**TASK OBJECTIVE:** All of the lines below should be output exactly as shown.

Collected data
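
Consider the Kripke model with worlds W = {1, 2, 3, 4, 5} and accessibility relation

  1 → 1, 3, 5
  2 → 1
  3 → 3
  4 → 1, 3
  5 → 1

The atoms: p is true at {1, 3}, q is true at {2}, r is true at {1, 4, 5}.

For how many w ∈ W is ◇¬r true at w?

3

1: successors {1, 3, 5}; ¬r there: 1:F, 3:T, 5:F. ✓
2: successors {1}; ¬r there: 1:F. ✗
3: successors {3}; ¬r there: 3:T. ✓
4: successors {1, 3}; ¬r there: 1:F, 3:T. ✓
5: successors {1}; ¬r there: 1:F. ✗
Satisfying worlds: {1, 3, 4}.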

**RESPONSE BOX:**
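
Consider the Kripke model with worlds W = {1, 2, 3, 4, 5} and accessibility relation

  1 → 1, 3, 5
  2 → 1
  3 → 3
  4 → 1, 3
  5 → 1

The atoms: p is true at {1, 3}, q is true at {2}, r is true at {1, 4, 5}.

For how many w ∈ W is ◇¬r true at w?

3

1: successors {1, 3, 5}; ¬r there: 1:F, 3:T, 5:F. ✓
2: successors {1}; ¬r there: 1:F. ✗
3: successors {3}; ¬r there: 3:T. ✓
4: successors {1, 3}; ¬r there: 1:F, 3:T. ✓
5: successors {1}; ¬r there: 1:F. ✗
Satisfying worlds: {1, 3, 4}.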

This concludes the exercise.